_YOUR GOAL_
Some lines below may hold the string "runs". Count them and give only the total.

Segment Open

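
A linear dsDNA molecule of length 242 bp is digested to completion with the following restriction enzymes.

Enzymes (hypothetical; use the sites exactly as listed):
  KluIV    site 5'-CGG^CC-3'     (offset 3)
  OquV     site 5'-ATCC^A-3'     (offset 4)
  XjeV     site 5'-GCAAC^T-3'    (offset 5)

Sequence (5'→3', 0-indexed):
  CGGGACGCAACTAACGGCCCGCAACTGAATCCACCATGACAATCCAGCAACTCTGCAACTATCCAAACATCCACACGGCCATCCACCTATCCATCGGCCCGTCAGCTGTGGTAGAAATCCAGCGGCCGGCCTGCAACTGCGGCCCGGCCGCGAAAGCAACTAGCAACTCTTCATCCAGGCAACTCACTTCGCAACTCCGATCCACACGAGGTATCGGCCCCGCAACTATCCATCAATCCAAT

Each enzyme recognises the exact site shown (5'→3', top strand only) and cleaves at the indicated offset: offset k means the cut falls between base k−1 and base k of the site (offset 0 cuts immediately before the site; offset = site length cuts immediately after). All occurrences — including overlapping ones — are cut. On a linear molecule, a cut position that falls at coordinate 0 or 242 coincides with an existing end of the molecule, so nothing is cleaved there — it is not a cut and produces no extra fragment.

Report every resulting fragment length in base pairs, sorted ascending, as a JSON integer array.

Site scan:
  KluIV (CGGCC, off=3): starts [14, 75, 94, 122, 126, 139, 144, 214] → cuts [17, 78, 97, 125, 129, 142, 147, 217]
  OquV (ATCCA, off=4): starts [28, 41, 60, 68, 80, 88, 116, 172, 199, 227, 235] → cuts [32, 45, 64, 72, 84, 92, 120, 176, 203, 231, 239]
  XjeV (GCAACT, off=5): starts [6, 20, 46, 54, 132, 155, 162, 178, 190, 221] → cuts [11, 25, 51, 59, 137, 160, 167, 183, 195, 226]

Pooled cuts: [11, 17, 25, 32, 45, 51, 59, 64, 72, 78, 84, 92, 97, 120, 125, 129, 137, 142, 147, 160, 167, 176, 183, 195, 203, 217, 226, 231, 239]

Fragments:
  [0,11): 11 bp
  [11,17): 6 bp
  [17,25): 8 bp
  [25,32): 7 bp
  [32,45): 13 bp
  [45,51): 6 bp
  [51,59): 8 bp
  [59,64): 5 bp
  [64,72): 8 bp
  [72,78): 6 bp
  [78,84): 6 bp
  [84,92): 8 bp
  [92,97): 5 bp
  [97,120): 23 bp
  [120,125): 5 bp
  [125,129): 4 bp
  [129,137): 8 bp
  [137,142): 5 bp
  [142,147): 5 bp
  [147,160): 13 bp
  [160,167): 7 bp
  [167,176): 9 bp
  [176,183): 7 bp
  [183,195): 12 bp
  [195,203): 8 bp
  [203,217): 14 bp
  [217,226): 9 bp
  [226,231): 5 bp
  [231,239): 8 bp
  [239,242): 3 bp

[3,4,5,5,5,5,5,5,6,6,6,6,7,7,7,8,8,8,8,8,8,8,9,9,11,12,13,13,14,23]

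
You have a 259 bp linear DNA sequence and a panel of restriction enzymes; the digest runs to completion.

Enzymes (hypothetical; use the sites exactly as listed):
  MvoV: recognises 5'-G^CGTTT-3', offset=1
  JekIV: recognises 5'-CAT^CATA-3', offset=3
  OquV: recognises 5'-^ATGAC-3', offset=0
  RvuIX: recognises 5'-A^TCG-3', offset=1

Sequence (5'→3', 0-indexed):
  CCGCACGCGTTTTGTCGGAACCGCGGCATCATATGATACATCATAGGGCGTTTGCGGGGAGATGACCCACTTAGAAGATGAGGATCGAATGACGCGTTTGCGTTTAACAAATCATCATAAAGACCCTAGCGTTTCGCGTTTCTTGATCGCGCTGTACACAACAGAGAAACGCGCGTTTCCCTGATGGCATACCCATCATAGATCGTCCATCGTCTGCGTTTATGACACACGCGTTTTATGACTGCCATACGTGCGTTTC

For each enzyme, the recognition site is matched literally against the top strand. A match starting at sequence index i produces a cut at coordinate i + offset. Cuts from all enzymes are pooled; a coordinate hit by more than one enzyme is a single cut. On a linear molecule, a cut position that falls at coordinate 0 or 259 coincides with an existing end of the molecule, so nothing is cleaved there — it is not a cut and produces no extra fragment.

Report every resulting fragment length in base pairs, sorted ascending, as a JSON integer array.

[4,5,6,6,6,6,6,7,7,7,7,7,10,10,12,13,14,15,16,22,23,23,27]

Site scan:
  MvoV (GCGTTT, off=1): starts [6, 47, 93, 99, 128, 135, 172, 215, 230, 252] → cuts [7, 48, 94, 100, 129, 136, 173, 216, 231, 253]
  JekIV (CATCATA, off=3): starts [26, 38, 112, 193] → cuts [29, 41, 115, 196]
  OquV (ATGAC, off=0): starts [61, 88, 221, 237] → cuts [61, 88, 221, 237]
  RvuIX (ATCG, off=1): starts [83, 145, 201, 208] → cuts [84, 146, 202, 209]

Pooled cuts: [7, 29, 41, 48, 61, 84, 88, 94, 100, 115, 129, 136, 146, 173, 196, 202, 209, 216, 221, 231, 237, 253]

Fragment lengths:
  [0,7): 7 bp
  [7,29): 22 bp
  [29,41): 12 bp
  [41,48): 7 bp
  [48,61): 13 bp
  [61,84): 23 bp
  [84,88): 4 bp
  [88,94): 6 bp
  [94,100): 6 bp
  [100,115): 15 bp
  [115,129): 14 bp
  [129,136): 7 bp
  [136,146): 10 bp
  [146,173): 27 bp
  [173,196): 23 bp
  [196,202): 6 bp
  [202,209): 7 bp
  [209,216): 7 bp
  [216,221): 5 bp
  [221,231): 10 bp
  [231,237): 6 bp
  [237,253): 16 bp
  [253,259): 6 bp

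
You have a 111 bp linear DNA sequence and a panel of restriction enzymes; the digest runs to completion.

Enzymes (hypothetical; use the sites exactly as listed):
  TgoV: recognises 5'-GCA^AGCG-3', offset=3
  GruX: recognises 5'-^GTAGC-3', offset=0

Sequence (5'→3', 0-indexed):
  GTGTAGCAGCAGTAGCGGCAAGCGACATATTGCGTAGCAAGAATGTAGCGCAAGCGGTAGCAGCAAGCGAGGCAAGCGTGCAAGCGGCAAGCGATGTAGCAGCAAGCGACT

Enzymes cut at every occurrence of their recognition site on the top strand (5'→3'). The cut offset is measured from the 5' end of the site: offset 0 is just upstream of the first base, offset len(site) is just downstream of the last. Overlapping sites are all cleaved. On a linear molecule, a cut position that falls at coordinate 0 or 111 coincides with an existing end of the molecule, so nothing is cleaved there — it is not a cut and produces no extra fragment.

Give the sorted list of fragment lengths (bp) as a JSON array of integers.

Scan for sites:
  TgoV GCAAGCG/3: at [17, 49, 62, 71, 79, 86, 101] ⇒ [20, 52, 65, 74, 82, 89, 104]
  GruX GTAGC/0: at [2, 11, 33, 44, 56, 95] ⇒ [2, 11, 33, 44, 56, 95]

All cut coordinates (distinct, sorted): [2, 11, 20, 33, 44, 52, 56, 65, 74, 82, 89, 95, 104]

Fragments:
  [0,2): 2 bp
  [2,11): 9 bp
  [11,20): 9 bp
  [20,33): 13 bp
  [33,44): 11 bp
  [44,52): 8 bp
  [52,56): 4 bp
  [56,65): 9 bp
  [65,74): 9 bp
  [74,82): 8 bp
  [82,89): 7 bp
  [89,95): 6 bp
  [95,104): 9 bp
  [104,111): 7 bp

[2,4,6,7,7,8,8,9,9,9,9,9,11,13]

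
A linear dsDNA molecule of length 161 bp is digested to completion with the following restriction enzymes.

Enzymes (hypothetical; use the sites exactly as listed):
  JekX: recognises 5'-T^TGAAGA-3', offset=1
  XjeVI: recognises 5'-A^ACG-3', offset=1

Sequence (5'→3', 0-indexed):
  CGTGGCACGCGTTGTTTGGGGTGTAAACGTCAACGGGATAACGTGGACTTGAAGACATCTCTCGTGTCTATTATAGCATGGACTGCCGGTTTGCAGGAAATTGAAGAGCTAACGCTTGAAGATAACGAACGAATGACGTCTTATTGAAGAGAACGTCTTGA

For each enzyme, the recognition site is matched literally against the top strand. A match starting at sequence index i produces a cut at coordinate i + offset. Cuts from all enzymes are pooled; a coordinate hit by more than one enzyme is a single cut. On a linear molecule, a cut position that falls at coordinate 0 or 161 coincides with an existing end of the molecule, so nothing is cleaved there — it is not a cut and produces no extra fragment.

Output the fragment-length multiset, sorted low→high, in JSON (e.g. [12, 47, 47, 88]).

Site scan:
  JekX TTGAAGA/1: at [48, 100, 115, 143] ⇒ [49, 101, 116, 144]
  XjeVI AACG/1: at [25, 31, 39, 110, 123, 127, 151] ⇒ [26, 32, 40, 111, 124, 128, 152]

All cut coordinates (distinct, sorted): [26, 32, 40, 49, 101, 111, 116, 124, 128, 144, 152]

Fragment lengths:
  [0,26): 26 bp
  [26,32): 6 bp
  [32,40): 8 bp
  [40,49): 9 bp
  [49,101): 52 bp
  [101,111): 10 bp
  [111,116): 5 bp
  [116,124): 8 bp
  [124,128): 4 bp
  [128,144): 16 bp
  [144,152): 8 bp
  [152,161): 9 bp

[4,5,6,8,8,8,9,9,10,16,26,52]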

Segment Closed

_EXPECTED OUTPUT_
2